ACTIVITY: For this exercise, return all the data exactly as it stands.

THE INPUT:
+++
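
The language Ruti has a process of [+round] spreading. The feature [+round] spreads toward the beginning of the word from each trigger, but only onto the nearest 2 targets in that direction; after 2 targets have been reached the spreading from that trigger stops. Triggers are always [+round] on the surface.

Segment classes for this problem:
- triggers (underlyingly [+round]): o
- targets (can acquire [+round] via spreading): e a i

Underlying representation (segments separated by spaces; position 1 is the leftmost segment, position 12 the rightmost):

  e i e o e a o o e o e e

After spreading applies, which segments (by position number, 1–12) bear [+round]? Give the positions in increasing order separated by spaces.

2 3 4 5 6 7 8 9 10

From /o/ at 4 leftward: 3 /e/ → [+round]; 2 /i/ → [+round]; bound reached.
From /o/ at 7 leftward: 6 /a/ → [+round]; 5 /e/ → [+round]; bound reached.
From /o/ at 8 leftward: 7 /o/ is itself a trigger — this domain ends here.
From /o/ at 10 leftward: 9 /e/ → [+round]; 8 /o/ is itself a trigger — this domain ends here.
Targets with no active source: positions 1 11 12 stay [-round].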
+++
YOUR RESPONSE:
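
The language Ruti has a process of [+round] spreading. The feature [+round] spreads toward the beginning of the word from each trigger, but only onto the nearest 2 targets in that direction; after 2 targets have been reached the spreading from that trigger stops. Triggers are always [+round] on the surface.

Segment classes for this problem:
- triggers (underlyingly [+round]): o
- targets (can acquire [+round] via spreading): e a i

Underlying representation (segments separated by spaces; position 1 is the leftmost segment, position 12 the rightmost):

  e i e o e a o o e o e e

After spreading applies, which segments (by position number, 1–12) bear [+round]? Give the positions in increasing order separated by spaces.

2 3 4 5 6 7 8 9 10

From /o/ at 4 leftward: 3 /e/ → [+round]; 2 /i/ → [+round]; bound reached.
From /o/ at 7 leftward: 6 /a/ → [+round]; 5 /e/ → [+round]; bound reached.
From /o/ at 8 leftward: 7 /o/ is itself a trigger — this domain ends here.
From /o/ at 10 leftward: 9 /e/ → [+round]; 8 /o/ is itself a trigger — this domain ends here.
Targets with no active source: positions 1 11 12 stay [-round].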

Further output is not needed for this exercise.